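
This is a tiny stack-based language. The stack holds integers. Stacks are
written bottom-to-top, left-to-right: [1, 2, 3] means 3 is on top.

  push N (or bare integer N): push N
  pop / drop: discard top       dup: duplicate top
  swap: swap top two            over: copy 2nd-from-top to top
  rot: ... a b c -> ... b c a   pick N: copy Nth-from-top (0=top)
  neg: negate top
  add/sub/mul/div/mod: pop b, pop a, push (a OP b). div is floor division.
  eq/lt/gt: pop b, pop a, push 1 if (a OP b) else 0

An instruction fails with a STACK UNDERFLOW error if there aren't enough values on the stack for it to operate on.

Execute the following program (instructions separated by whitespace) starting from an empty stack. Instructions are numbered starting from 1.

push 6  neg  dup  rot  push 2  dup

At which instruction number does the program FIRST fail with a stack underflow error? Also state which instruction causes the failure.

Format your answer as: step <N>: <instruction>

Answer: step 4: rot

Derivation:
Step 1 ('push 6'): stack = [6], depth = 1
Step 2 ('neg'): stack = [-6], depth = 1
Step 3 ('dup'): stack = [-6, -6], depth = 2
Step 4 ('rot'): needs 3 value(s) but depth is 2 — STACK UNDERFLOW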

_ _ _ _ _ _ _

=== Exercise requirements ===
Reproduce, character for character, only the lines of the preceding data that start at the line with "rot: ... a b" and end at the line with "eq/lt/gt: pop b, pop", both included.

=== Answer below ===
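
  rot: ... a b c -> ... b c a   pick N: copy Nth-from-top (0=top)
  neg: negate top
  add/sub/mul/div/mod: pop b, pop a, push (a OP b). div is floor division.
  eq/lt/gt: pop b, pop a, push 1 if (a OP b) else 0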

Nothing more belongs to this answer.